_WHAT TO PRODUCE_. Could you give the records below again exactly as they stand?

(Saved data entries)

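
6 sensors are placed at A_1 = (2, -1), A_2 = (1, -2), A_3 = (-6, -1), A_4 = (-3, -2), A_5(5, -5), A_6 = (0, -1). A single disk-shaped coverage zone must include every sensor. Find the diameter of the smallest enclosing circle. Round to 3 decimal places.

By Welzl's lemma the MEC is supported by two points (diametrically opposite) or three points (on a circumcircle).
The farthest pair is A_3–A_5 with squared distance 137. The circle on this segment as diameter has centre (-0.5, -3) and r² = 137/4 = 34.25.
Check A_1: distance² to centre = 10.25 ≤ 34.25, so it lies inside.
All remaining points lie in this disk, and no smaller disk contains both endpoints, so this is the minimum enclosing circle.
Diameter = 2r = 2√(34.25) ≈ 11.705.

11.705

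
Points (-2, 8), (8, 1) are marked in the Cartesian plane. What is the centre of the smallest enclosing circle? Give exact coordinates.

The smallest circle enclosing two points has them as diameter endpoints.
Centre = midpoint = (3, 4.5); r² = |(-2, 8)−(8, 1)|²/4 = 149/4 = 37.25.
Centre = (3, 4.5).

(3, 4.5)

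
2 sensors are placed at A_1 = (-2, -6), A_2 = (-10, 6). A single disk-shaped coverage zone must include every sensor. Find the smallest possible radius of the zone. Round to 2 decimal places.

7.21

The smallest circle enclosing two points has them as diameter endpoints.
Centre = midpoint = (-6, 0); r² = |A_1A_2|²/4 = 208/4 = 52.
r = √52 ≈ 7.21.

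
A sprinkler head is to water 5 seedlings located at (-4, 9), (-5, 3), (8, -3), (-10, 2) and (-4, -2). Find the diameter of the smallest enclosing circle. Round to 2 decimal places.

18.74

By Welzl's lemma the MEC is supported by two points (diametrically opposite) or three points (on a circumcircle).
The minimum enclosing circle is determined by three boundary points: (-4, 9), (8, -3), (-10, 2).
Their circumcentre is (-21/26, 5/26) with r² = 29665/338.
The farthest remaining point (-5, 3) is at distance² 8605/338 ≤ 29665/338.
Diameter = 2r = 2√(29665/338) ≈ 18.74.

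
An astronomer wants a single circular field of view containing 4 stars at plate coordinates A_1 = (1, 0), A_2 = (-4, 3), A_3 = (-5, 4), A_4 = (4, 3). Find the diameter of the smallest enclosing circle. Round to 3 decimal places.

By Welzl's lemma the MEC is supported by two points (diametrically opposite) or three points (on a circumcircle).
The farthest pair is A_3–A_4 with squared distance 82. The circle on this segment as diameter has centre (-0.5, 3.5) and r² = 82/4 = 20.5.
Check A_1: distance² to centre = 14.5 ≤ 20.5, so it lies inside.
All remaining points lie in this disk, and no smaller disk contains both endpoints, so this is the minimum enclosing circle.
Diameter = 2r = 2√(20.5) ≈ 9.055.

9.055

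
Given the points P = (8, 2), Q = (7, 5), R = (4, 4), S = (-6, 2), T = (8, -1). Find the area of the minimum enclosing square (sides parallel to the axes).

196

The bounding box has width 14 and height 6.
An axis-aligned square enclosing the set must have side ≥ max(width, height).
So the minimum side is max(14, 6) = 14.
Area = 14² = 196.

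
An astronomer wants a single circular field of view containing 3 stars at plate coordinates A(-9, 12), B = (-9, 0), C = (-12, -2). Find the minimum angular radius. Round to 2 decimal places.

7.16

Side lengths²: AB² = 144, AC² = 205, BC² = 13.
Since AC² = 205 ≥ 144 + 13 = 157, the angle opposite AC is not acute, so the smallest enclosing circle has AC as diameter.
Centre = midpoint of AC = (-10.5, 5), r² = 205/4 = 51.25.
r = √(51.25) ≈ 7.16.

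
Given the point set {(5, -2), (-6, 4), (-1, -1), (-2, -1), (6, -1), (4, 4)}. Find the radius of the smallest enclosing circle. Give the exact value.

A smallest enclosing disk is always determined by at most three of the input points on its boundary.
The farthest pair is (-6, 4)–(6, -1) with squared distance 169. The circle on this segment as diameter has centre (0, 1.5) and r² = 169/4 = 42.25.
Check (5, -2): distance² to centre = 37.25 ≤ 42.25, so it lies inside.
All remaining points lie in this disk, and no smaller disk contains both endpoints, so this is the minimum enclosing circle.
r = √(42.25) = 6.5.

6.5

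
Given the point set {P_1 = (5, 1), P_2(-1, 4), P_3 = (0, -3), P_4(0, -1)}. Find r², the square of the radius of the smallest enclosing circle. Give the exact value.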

_RESPONSE TO THIS TASK_.
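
6 sensors are placed at A_1 = (2, -1), A_2 = (1, -2), A_3 = (-6, -1), A_4 = (-3, -2), A_5(5, -5), A_6 = (0, -1). A single disk-shaped coverage zone must include every sensor. Find the diameter of the smallest enclosing circle. Round to 3 decimal places.

By Welzl's lemma the MEC is supported by two points (diametrically opposite) or three points (on a circumcircle).
The farthest pair is A_3–A_5 with squared distance 137. The circle on this segment as diameter has centre (-0.5, -3) and r² = 137/4 = 34.25.
Check A_1: distance² to centre = 10.25 ≤ 34.25, so it lies inside.
All remaining points lie in this disk, and no smaller disk contains both endpoints, so this is the minimum enclosing circle.
Diameter = 2r = 2√(34.25) ≈ 11.705.

11.705

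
Points (-2, 8), (8, 1) are marked in the Cartesian plane. What is the centre of the smallest enclosing circle? Give exact coordinates.

The smallest circle enclosing two points has them as diameter endpoints.
Centre = midpoint = (3, 4.5); r² = |(-2, 8)−(8, 1)|²/4 = 149/4 = 37.25.
Centre = (3, 4.5).

(3, 4.5)

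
2 sensors are placed at A_1 = (-2, -6), A_2 = (-10, 6). A single disk-shaped coverage zone must include every sensor. Find the smallest possible radius of the zone. Round to 2 decimal places.

7.21

The smallest circle enclosing two points has them as diameter endpoints.
Centre = midpoint = (-6, 0); r² = |A_1A_2|²/4 = 208/4 = 52.
r = √52 ≈ 7.21.

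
A sprinkler head is to water 5 seedlings located at (-4, 9), (-5, 3), (8, -3), (-10, 2) and (-4, -2). Find the diameter of the smallest enclosing circle. Round to 2 decimal places.

18.74

By Welzl's lemma the MEC is supported by two points (diametrically opposite) or three points (on a circumcircle).
The minimum enclosing circle is determined by three boundary points: (-4, 9), (8, -3), (-10, 2).
Their circumcentre is (-21/26, 5/26) with r² = 29665/338.
The farthest remaining point (-5, 3) is at distance² 8605/338 ≤ 29665/338.
Diameter = 2r = 2√(29665/338) ≈ 18.74.

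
An astronomer wants a single circular field of view containing 4 stars at plate coordinates A_1 = (1, 0), A_2 = (-4, 3), A_3 = (-5, 4), A_4 = (4, 3). Find the diameter of the smallest enclosing circle. Round to 3 decimal places.

By Welzl's lemma the MEC is supported by two points (diametrically opposite) or three points (on a circumcircle).
The farthest pair is A_3–A_4 with squared distance 82. The circle on this segment as diameter has centre (-0.5, 3.5) and r² = 82/4 = 20.5.
Check A_1: distance² to centre = 14.5 ≤ 20.5, so it lies inside.
All remaining points lie in this disk, and no smaller disk contains both endpoints, so this is the minimum enclosing circle.
Diameter = 2r = 2√(20.5) ≈ 9.055.

9.055

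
Given the points P = (8, 2), Q = (7, 5), R = (4, 4), S = (-6, 2), T = (8, -1). Find the area of the minimum enclosing square (sides parallel to the axes).

196

The bounding box has width 14 and height 6.
An axis-aligned square enclosing the set must have side ≥ max(width, height).
So the minimum side is max(14, 6) = 14.
Area = 14² = 196.

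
An astronomer wants a single circular field of view containing 3 stars at plate coordinates A(-9, 12), B = (-9, 0), C = (-12, -2). Find the minimum angular radius. Round to 2 decimal places.

7.16

Side lengths²: AB² = 144, AC² = 205, BC² = 13.
Since AC² = 205 ≥ 144 + 13 = 157, the angle opposite AC is not acute, so the smallest enclosing circle has AC as diameter.
Centre = midpoint of AC = (-10.5, 5), r² = 205/4 = 51.25.
r = √(51.25) ≈ 7.16.

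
Given the point set {(5, -2), (-6, 4), (-1, -1), (-2, -1), (6, -1), (4, 4)}. Find the radius of the smallest enclosing circle. Give the exact value.

A smallest enclosing disk is always determined by at most three of the input points on its boundary.
The farthest pair is (-6, 4)–(6, -1) with squared distance 169. The circle on this segment as diameter has centre (0, 1.5) and r² = 169/4 = 42.25.
Check (5, -2): distance² to centre = 37.25 ≤ 42.25, so it lies inside.
All remaining points lie in this disk, and no smaller disk contains both endpoints, so this is the minimum enclosing circle.
r = √(42.25) = 6.5.

6.5

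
Given the point set {P_1 = (5, 1), P_2(-1, 4), P_3 = (0, -3), P_4(0, -1)}. Find r², the square of the radius of the smallest enclosing circle. Give the exact value.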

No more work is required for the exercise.